Everything from the line that contains "Compute the divergence of F(x,y,z) = (3*y**4" to the end of the data below is to be reproduced verbatim; leave all else out.
*** GIVEN RECORDS ***
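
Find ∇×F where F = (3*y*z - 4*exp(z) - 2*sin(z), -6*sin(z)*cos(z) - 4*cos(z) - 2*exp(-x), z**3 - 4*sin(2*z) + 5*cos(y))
(-5*sin(y) - 4*sin(z) + 6*cos(2*z), 3*y - 4*exp(z) - 2*cos(z), -3*z + 2*exp(-x))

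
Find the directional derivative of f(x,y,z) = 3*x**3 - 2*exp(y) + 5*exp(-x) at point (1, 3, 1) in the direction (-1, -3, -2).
sqrt(14)*(-9*E + 5 + 6*exp(4))*exp(-1)/14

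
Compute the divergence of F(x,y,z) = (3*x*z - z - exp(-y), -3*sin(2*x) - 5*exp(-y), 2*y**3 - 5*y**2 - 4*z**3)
-12*z**2 + 3*z + 5*exp(-y)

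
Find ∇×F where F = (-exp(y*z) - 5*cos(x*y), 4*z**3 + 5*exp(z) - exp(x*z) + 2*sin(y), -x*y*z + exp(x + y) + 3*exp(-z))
(-x*z + x*exp(x*z) - 12*z**2 - 5*exp(z) + exp(x + y), y*z - y*exp(y*z) - exp(x + y), -5*x*sin(x*y) - z*exp(x*z) + z*exp(y*z))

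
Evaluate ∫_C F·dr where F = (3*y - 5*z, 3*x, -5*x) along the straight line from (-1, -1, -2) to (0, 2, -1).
7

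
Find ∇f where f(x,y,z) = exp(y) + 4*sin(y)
(0, exp(y) + 4*cos(y), 0)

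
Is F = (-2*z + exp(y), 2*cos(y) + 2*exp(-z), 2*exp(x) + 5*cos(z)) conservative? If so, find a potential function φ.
No, ∇×F = (2*exp(-z), -2*exp(x) - 2, -exp(y)) ≠ 0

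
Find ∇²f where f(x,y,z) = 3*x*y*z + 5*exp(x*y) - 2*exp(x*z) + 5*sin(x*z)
-x**2*(2*exp(x*z) + 5*sin(x*z)) + 5*x**2*exp(x*y) + 5*y**2*exp(x*y) - 2*z**2*exp(x*z) - 5*z**2*sin(x*z)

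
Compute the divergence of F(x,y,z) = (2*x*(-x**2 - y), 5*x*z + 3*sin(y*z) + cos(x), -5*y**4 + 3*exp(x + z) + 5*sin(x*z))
-6*x**2 + 5*x*cos(x*z) - 2*y + 3*z*cos(y*z) + 3*exp(x + z)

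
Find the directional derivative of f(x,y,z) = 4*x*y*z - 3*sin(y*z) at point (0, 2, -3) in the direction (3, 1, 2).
-3*sqrt(14)*(cos(6) + 24)/14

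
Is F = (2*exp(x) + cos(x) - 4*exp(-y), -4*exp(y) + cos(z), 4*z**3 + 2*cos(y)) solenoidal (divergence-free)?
No, ∇·F = 12*z**2 + 2*exp(x) - 4*exp(y) - sin(x)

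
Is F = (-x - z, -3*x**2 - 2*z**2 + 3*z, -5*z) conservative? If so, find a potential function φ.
No, ∇×F = (4*z - 3, -1, -6*x) ≠ 0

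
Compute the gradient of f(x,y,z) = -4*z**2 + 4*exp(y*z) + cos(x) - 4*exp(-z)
(-sin(x), 4*z*exp(y*z), 4*y*exp(y*z) - 8*z + 4*exp(-z))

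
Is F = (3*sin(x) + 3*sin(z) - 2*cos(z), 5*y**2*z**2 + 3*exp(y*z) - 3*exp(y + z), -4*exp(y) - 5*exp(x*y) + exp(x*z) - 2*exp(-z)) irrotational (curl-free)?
No, ∇×F = (-5*x*exp(x*y) - 10*y**2*z - 3*y*exp(y*z) - 4*exp(y) + 3*exp(y + z), 5*y*exp(x*y) - z*exp(x*z) + 2*sin(z) + 3*cos(z), 0)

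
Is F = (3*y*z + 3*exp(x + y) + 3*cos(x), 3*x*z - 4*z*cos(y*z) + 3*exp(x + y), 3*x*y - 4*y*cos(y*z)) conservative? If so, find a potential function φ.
Yes, F is conservative. φ = 3*x*y*z + 3*exp(x + y) + 3*sin(x) - 4*sin(y*z)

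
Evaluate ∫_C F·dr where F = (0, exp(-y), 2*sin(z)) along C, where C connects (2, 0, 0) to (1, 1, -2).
-exp(-1) - 2*cos(2) + 3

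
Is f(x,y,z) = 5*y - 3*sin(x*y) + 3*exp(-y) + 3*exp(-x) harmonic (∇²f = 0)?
No, ∇²f = 3*x**2*sin(x*y) + 3*y**2*sin(x*y) + 3*exp(-y) + 3*exp(-x)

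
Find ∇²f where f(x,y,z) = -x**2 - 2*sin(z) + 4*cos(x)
2*sin(z) - 4*cos(x) - 2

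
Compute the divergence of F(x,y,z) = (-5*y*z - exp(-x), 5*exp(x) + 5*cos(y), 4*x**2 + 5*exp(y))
-5*sin(y) + exp(-x)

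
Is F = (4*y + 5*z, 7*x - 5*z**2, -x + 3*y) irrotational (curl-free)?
No, ∇×F = (10*z + 3, 6, 3)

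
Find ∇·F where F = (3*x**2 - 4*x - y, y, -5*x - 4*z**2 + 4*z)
6*x - 8*z + 1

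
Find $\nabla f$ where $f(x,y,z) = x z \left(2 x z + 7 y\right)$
(z*(4*x*z + 7*y), 7*x*z, x*(4*x*z + 7*y))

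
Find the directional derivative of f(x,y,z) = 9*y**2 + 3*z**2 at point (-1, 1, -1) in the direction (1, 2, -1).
7*sqrt(6)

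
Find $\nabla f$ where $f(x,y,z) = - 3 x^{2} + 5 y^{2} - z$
(-6*x, 10*y, -1)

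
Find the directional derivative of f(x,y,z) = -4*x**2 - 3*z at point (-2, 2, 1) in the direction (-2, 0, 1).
-7*sqrt(5)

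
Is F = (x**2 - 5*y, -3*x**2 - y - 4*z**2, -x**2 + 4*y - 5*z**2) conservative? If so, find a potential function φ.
No, ∇×F = (8*z + 4, 2*x, 5 - 6*x) ≠ 0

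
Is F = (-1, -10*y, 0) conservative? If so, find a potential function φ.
Yes, F is conservative. φ = -x - 5*y**2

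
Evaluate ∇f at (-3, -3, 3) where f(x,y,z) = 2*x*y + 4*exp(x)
(-6 + 4*exp(-3), -6, 0)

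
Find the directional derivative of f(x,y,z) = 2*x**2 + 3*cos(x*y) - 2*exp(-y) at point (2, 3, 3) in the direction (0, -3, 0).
6*sin(6) - 2*exp(-3)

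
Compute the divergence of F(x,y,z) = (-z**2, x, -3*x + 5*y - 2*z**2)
-4*z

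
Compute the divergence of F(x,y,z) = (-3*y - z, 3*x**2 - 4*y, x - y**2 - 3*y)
-4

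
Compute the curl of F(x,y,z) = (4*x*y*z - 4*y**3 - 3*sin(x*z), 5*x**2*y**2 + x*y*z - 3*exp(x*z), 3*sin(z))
(x*(-y + 3*exp(x*z)), x*(4*y - 3*cos(x*z)), 10*x*y**2 - 4*x*z + 12*y**2 + y*z - 3*z*exp(x*z))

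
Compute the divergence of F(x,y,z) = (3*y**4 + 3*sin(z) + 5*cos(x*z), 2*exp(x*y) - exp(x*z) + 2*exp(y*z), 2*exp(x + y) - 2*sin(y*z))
2*x*exp(x*y) - 2*y*cos(y*z) + 2*z*exp(y*z) - 5*z*sin(x*z)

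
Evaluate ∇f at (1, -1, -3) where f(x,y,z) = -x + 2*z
(-1, 0, 2)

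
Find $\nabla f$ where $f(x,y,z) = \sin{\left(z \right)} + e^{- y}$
(0, -exp(-y), cos(z))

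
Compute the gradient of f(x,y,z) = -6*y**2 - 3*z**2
(0, -12*y, -6*z)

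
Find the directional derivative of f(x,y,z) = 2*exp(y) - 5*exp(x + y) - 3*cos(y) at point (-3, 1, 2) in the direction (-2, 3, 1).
sqrt(14)*(-5 + 9*exp(2)*sin(1) + 6*exp(3))*exp(-2)/14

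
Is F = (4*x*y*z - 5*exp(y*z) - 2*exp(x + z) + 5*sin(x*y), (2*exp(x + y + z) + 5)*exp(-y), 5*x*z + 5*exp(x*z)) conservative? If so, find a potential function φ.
No, ∇×F = (-2*exp(x + z), 4*x*y - 5*y*exp(y*z) - 5*z*exp(x*z) - 5*z - 2*exp(x + z), -4*x*z - 5*x*cos(x*y) + 5*z*exp(y*z) + 2*exp(x + z)) ≠ 0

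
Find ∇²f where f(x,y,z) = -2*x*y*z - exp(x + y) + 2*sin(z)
-2*exp(x + y) - 2*sin(z)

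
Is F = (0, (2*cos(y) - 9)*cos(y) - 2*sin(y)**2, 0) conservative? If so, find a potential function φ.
Yes, F is conservative. φ = (2*cos(y) - 9)*sin(y)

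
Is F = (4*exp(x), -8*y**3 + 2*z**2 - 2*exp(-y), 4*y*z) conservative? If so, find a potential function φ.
Yes, F is conservative. φ = -2*y**4 + 2*y*z**2 + 4*exp(x) + 2*exp(-y)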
*** End of GIVEN RECORDS ***
EXPECTED ANSWER:
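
Compute the divergence of F(x,y,z) = (3*y**4 + 3*sin(z) + 5*cos(x*z), 2*exp(x*y) - exp(x*z) + 2*exp(y*z), 2*exp(x + y) - 2*sin(y*z))
2*x*exp(x*y) - 2*y*cos(y*z) + 2*z*exp(y*z) - 5*z*sin(x*z)

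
Evaluate ∇f at (1, -1, -3) where f(x,y,z) = -x + 2*z
(-1, 0, 2)

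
Find $\nabla f$ where $f(x,y,z) = \sin{\left(z \right)} + e^{- y}$
(0, -exp(-y), cos(z))

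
Compute the gradient of f(x,y,z) = -6*y**2 - 3*z**2
(0, -12*y, -6*z)

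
Find the directional derivative of f(x,y,z) = 2*exp(y) - 5*exp(x + y) - 3*cos(y) at point (-3, 1, 2) in the direction (-2, 3, 1).
sqrt(14)*(-5 + 9*exp(2)*sin(1) + 6*exp(3))*exp(-2)/14

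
Is F = (4*x*y*z - 5*exp(y*z) - 2*exp(x + z) + 5*sin(x*y), (2*exp(x + y + z) + 5)*exp(-y), 5*x*z + 5*exp(x*z)) conservative? If so, find a potential function φ.
No, ∇×F = (-2*exp(x + z), 4*x*y - 5*y*exp(y*z) - 5*z*exp(x*z) - 5*z - 2*exp(x + z), -4*x*z - 5*x*cos(x*y) + 5*z*exp(y*z) + 2*exp(x + z)) ≠ 0

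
Find ∇²f where f(x,y,z) = -2*x*y*z - exp(x + y) + 2*sin(z)
-2*exp(x + y) - 2*sin(z)

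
Is F = (0, (2*cos(y) - 9)*cos(y) - 2*sin(y)**2, 0) conservative? If so, find a potential function φ.
Yes, F is conservative. φ = (2*cos(y) - 9)*sin(y)

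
Is F = (4*exp(x), -8*y**3 + 2*z**2 - 2*exp(-y), 4*y*z) conservative? If so, find a potential function φ.
Yes, F is conservative. φ = -2*y**4 + 2*y*z**2 + 4*exp(x) + 2*exp(-y)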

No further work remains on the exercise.